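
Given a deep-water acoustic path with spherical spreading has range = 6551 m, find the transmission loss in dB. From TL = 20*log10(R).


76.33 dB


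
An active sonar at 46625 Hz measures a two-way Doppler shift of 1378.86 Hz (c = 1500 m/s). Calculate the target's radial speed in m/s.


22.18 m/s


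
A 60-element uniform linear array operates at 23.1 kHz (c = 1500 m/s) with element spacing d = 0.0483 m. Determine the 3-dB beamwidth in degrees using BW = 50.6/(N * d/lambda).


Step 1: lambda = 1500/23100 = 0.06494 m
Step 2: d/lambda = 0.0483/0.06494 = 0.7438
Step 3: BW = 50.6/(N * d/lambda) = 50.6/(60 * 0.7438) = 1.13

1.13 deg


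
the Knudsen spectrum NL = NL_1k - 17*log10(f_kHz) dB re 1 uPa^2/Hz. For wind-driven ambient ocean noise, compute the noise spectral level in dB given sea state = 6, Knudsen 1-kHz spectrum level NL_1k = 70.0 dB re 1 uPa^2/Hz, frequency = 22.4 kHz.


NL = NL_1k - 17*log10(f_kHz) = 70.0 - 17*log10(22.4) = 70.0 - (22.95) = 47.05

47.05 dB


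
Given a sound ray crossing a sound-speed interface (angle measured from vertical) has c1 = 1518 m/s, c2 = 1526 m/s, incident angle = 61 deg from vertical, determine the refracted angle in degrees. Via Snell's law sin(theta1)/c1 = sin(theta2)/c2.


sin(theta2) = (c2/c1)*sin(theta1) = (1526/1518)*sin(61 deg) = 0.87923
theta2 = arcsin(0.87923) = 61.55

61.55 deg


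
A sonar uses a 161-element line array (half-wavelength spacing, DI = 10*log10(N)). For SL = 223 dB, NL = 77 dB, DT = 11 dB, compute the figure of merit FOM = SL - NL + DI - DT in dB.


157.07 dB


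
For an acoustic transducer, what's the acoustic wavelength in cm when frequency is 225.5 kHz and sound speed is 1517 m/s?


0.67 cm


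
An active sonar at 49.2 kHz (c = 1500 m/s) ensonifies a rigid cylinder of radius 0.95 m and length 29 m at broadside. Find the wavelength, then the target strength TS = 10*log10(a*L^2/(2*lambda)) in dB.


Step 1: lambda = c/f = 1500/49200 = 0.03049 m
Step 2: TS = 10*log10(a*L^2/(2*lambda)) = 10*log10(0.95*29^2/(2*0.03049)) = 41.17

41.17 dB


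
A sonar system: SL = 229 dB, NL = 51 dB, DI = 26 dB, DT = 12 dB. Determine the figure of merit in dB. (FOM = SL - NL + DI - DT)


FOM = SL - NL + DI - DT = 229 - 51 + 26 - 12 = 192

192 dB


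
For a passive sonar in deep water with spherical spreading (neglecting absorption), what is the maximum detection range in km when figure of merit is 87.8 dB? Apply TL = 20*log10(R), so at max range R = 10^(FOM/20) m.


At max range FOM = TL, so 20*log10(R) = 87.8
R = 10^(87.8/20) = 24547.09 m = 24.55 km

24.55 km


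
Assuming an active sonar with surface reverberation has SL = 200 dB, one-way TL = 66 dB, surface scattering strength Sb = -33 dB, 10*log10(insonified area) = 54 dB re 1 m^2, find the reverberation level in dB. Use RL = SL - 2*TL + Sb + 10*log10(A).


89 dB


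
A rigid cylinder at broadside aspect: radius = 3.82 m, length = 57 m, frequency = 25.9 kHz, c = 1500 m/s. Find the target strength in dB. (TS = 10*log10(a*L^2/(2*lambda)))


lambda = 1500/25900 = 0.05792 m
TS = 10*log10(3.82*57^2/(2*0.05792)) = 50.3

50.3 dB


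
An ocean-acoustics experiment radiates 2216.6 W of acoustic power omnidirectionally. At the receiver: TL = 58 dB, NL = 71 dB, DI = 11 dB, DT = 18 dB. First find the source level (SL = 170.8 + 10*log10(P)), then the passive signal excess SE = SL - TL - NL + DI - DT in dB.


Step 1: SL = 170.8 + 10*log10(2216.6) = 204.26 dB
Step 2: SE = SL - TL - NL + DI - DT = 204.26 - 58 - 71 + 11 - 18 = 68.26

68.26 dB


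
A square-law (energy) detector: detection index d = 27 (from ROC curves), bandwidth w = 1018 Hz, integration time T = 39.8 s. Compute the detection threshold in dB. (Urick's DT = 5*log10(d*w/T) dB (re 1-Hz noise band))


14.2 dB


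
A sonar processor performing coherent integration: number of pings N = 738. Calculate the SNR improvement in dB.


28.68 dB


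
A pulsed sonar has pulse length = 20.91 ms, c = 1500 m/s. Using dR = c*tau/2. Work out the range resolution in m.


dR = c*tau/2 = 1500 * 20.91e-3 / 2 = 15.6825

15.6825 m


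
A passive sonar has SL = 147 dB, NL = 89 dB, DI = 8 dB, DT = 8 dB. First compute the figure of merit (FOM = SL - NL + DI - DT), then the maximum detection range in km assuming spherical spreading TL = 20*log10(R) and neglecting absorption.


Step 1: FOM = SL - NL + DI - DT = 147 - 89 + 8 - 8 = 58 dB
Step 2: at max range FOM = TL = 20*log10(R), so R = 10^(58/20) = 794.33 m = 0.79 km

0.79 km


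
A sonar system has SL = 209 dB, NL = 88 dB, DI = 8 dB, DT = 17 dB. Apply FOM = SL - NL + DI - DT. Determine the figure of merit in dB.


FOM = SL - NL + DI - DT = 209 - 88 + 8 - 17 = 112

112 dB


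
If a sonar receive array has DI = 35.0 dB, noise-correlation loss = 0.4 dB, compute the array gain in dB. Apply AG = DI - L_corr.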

━━━━

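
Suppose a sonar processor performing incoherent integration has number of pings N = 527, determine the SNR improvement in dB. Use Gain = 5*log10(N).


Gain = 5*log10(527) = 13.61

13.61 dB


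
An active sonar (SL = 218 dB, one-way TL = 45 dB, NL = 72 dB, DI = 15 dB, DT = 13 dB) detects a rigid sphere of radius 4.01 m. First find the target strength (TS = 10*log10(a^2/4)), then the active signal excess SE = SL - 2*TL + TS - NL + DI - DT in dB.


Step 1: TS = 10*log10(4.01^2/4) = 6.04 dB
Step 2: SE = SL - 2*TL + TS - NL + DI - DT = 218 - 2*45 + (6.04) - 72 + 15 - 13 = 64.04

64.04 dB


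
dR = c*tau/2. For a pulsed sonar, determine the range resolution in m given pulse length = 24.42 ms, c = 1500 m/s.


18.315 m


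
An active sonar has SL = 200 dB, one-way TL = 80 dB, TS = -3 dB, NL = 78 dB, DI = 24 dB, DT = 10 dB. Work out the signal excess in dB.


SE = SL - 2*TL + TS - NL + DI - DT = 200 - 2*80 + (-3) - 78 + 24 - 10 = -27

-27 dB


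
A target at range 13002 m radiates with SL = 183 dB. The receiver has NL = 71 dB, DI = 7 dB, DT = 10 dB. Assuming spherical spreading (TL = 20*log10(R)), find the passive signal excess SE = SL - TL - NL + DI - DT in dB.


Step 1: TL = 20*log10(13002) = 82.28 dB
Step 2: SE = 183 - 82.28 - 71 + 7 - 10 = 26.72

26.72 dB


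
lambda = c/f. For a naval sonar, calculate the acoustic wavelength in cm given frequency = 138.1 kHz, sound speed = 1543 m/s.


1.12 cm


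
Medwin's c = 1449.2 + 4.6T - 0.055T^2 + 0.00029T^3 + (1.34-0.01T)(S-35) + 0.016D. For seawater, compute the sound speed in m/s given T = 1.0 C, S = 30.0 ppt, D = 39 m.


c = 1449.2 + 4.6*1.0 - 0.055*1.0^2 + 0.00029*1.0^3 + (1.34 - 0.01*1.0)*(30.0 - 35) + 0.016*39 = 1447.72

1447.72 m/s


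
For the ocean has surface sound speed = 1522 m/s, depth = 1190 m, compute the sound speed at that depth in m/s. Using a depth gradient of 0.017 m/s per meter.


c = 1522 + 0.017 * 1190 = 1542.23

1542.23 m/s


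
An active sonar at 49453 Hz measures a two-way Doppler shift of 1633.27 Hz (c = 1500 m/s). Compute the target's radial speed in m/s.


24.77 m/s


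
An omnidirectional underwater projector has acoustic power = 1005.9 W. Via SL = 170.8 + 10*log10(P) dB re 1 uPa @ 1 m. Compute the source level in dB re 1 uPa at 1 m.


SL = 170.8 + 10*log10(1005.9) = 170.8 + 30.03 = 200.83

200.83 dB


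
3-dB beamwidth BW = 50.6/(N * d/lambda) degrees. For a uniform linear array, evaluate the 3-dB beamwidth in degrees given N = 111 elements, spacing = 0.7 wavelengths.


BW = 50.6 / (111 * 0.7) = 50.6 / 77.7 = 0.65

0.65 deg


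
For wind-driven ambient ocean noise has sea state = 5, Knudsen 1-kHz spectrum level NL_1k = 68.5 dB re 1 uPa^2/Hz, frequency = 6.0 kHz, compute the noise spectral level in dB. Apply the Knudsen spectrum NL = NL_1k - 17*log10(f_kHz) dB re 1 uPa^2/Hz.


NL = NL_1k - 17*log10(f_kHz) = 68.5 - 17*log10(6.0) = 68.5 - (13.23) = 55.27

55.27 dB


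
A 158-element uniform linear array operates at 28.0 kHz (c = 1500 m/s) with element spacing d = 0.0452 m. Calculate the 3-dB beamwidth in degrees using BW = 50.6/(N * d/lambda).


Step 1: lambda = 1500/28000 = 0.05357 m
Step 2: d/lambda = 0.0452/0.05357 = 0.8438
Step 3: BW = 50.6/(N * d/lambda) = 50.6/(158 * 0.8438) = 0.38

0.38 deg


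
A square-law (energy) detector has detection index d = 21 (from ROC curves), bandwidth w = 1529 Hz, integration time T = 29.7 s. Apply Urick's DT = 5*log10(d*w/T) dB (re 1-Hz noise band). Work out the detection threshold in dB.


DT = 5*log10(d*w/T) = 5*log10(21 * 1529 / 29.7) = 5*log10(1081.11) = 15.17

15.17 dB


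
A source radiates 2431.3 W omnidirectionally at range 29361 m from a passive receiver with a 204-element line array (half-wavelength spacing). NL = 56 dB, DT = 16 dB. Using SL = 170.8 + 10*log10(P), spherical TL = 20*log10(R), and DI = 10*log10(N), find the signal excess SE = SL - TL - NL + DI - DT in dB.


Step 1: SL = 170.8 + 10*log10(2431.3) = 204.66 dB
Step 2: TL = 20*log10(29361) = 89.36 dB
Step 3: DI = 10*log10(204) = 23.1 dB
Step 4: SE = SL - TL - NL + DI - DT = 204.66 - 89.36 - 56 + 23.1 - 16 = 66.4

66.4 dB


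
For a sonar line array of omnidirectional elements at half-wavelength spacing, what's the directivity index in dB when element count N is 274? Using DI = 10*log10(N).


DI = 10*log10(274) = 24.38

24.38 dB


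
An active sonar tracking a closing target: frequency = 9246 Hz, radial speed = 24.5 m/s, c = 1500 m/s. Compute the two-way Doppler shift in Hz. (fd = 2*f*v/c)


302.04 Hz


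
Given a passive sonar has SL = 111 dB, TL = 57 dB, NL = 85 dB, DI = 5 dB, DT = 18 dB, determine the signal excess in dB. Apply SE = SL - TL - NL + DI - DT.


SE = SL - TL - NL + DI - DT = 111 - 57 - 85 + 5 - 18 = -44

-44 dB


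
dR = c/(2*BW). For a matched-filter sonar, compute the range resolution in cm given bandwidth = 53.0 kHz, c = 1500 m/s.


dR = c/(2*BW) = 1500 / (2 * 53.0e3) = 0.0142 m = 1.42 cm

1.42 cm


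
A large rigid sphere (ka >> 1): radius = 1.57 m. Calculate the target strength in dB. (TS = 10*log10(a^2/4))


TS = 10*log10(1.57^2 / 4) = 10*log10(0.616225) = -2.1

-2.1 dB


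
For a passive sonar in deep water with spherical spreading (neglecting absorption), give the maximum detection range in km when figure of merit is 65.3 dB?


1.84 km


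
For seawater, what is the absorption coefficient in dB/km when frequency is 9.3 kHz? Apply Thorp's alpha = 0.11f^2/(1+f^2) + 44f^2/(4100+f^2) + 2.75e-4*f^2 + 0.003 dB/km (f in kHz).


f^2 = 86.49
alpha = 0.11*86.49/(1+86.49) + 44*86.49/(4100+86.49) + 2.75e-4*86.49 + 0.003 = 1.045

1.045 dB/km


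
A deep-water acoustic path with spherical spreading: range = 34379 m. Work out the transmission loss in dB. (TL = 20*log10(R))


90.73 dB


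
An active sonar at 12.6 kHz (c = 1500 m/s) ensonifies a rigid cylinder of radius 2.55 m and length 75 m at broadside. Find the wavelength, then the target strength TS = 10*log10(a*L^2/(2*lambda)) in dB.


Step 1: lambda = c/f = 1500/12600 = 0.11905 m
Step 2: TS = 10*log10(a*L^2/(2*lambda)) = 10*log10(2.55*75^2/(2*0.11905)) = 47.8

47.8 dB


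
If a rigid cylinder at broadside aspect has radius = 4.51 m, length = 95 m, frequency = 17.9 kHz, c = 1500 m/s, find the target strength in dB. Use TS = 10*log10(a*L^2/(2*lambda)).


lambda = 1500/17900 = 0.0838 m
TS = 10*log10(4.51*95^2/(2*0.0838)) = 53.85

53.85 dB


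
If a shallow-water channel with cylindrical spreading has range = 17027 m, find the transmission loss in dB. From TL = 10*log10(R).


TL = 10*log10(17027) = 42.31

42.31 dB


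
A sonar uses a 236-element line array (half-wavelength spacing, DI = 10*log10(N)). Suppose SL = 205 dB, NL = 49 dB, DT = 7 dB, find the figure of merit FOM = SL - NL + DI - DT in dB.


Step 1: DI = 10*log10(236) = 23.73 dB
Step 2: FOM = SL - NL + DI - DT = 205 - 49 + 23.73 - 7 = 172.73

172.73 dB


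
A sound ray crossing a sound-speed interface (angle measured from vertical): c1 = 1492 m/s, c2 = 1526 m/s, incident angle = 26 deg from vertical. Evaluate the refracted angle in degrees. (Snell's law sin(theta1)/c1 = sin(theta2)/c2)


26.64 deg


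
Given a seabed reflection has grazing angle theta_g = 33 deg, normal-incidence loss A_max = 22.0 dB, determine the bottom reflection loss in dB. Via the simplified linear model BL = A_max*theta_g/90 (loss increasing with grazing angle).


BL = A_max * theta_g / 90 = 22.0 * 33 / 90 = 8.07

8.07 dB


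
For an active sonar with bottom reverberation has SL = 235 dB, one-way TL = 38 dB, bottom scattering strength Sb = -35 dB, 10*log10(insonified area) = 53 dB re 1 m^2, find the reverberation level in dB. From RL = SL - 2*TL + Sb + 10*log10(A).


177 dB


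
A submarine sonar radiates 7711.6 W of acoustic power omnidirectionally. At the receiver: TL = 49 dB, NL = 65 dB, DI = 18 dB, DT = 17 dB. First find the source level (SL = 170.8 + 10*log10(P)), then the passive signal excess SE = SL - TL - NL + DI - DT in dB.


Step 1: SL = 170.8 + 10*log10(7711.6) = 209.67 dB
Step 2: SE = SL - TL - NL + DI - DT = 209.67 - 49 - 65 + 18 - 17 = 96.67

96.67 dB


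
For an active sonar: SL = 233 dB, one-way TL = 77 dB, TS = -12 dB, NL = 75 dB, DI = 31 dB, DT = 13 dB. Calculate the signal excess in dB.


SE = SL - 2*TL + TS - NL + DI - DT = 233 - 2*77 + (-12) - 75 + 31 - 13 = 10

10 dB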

━━━━

Reproduce verbatim only the segment of the listing bounded by the line containing "A square-law (energy) detector: detection" and the line containing "If a sonar receive", with both boundary lines included.

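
A square-law (energy) detector: detection index d = 27 (from ROC curves), bandwidth w = 1018 Hz, integration time T = 39.8 s. Compute the detection threshold in dB. (Urick's DT = 5*log10(d*w/T) dB (re 1-Hz noise band))


14.2 dB


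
A sonar processor performing coherent integration: number of pings N = 738. Calculate the SNR improvement in dB.


28.68 dB


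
A pulsed sonar has pulse length = 20.91 ms, c = 1500 m/s. Using dR = c*tau/2. Work out the range resolution in m.


dR = c*tau/2 = 1500 * 20.91e-3 / 2 = 15.6825

15.6825 m


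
A passive sonar has SL = 147 dB, NL = 89 dB, DI = 8 dB, DT = 8 dB. First compute the figure of merit (FOM = SL - NL + DI - DT), then the maximum detection range in km assuming spherical spreading TL = 20*log10(R) and neglecting absorption.


Step 1: FOM = SL - NL + DI - DT = 147 - 89 + 8 - 8 = 58 dB
Step 2: at max range FOM = TL = 20*log10(R), so R = 10^(58/20) = 794.33 m = 0.79 km

0.79 km


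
A sonar system has SL = 209 dB, NL = 88 dB, DI = 8 dB, DT = 17 dB. Apply FOM = SL - NL + DI - DT. Determine the figure of merit in dB.


FOM = SL - NL + DI - DT = 209 - 88 + 8 - 17 = 112

112 dB


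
If a sonar receive array has DI = 35.0 dB, noise-correlation loss = 0.4 dB, compute the array gain in dB. Apply AG = DI - L_corr.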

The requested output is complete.